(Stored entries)
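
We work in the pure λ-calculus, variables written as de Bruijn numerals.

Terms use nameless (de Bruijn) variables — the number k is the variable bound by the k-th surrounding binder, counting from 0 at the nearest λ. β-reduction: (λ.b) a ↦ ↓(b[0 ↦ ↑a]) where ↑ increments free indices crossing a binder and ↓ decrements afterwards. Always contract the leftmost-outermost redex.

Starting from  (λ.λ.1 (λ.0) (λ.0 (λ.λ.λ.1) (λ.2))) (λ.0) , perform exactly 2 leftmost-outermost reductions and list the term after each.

Answer: after 2 steps: λ.(λ.0) (λ.0 (λ.λ.λ.1) (λ.2))

Working:
  start: (λ.λ.1 (λ.0) (λ.0 (λ.λ.λ.1) (λ.2))) (λ.0)
  →1  λ.(λ.0) (λ.0) (λ.0 (λ.λ.λ.1) (λ.2))
  →2  λ.(λ.0) (λ.0 (λ.λ.λ.1) (λ.2))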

Problem to solve
Where does the word "Bruijn" appear in the records above? Return every line that holds it.

Answer
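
We work in the pure λ-calculus, variables written as de Bruijn numerals.
Terms use nameless (de Bruijn) variables — the number k is the variable bound by the k-th surrounding binder, counting from 0 at the nearest λ. β-reduction: (λ.b) a ↦ ↓(b[0 ↦ ↑a]) where ↑ increments free indices crossing a binder and ↓ decrements afterwards. Always contract the leftmost-outermost redex.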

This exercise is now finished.